• _Problem description_:
Emit a verbatim copy of the lines running from the line with "Give the resulting" through the end of the material below.

• _Dataset_:
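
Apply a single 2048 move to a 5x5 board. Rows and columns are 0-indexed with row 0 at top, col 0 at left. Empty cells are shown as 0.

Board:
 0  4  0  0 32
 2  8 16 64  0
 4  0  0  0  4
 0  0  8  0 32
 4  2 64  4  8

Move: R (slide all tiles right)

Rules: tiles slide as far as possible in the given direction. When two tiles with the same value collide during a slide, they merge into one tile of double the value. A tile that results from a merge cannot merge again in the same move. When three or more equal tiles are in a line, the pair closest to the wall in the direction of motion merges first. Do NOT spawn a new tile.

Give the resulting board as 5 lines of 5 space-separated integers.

Slide right:
row 0: [0, 4, 0, 0, 32] -> [0, 0, 0, 4, 32]
row 1: [2, 8, 16, 64, 0] -> [0, 2, 8, 16, 64]
row 2: [4, 0, 0, 0, 4] -> [0, 0, 0, 0, 8]
row 3: [0, 0, 8, 0, 32] -> [0, 0, 0, 8, 32]
row 4: [4, 2, 64, 4, 8] -> [4, 2, 64, 4, 8]

Answer:  0  0  0  4 32
 0  2  8 16 64
 0  0  0  0  8
 0  0  0  8 32
 4  2 64  4  8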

• _Result of this exercise_:
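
Give the resulting board as 5 lines of 5 space-separated integers.

Slide right:
row 0: [0, 4, 0, 0, 32] -> [0, 0, 0, 4, 32]
row 1: [2, 8, 16, 64, 0] -> [0, 2, 8, 16, 64]
row 2: [4, 0, 0, 0, 4] -> [0, 0, 0, 0, 8]
row 3: [0, 0, 8, 0, 32] -> [0, 0, 0, 8, 32]
row 4: [4, 2, 64, 4, 8] -> [4, 2, 64, 4, 8]

Answer:  0  0  0  4 32
 0  2  8 16 64
 0  0  0  0  8
 0  0  0  8 32
 4  2 64  4  8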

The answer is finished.